PROBLEM DESCRIPTION —
Transcribe each entry. Change nothing.

PROVIDED RECORDS —

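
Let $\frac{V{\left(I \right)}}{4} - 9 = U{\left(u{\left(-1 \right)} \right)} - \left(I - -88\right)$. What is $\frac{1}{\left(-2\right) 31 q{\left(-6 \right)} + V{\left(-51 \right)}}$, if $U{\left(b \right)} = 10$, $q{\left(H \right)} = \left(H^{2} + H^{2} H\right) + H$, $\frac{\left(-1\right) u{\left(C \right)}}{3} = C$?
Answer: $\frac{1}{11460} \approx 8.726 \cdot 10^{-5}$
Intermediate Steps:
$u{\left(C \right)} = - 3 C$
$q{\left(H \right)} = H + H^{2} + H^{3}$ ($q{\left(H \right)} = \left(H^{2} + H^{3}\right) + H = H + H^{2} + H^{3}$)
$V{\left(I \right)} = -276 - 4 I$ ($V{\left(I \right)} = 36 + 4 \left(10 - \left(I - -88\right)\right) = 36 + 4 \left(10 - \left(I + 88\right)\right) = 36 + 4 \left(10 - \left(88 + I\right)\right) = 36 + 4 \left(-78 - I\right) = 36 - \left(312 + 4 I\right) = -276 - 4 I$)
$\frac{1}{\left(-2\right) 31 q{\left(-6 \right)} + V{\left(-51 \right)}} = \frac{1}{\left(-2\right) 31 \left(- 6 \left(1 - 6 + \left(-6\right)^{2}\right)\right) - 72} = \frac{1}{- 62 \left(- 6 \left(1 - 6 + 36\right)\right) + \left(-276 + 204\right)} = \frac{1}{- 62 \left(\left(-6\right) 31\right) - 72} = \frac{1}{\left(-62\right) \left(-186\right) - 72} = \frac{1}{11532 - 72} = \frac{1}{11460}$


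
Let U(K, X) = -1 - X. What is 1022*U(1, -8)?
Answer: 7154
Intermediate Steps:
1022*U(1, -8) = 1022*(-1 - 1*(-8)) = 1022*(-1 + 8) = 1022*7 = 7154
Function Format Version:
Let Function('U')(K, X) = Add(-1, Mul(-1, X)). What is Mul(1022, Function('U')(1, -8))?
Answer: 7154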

SOLUTION TO THE EXERCISE —
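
Let $\frac{V{\left(I \right)}}{4} - 9 = U{\left(u{\left(-1 \right)} \right)} - \left(I - -88\right)$. What is $\frac{1}{\left(-2\right) 31 q{\left(-6 \right)} + V{\left(-51 \right)}}$, if $U{\left(b \right)} = 10$, $q{\left(H \right)} = \left(H^{2} + H^{2} H\right) + H$, $\frac{\left(-1\right) u{\left(C \right)}}{3} = C$?
Answer: $\frac{1}{11460} \approx 8.726 \cdot 10^{-5}$
Intermediate Steps:
$u{\left(C \right)} = - 3 C$
$q{\left(H \right)} = H + H^{2} + H^{3}$ ($q{\left(H \right)} = \left(H^{2} + H^{3}\right) + H = H + H^{2} + H^{3}$)
$V{\left(I \right)} = -276 - 4 I$ ($V{\left(I \right)} = 36 + 4 \left(10 - \left(I - -88\right)\right) = 36 + 4 \left(10 - \left(I + 88\right)\right) = 36 + 4 \left(10 - \left(88 + I\right)\right) = 36 + 4 \left(-78 - I\right) = 36 - \left(312 + 4 I\right) = -276 - 4 I$)
$\frac{1}{\left(-2\right) 31 q{\left(-6 \right)} + V{\left(-51 \right)}} = \frac{1}{\left(-2\right) 31 \left(- 6 \left(1 - 6 + \left(-6\right)^{2}\right)\right) - 72} = \frac{1}{- 62 \left(- 6 \left(1 - 6 + 36\right)\right) + \left(-276 + 204\right)} = \frac{1}{- 62 \left(\left(-6\right) 31\right) - 72} = \frac{1}{\left(-62\right) \left(-186\right) - 72} = \frac{1}{11532 - 72} = \frac{1}{11460}$


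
Let U(K, X) = -1 - X. What is 1022*U(1, -8)?
Answer: 7154
Intermediate Steps:
1022*U(1, -8) = 1022*(-1 - 1*(-8)) = 1022*(-1 + 8) = 1022*7 = 7154
Function Format Version:
Let Function('U')(K, X) = Add(-1, Mul(-1, X)). What is Mul(1022, Function('U')(1, -8))?
Answer: 7154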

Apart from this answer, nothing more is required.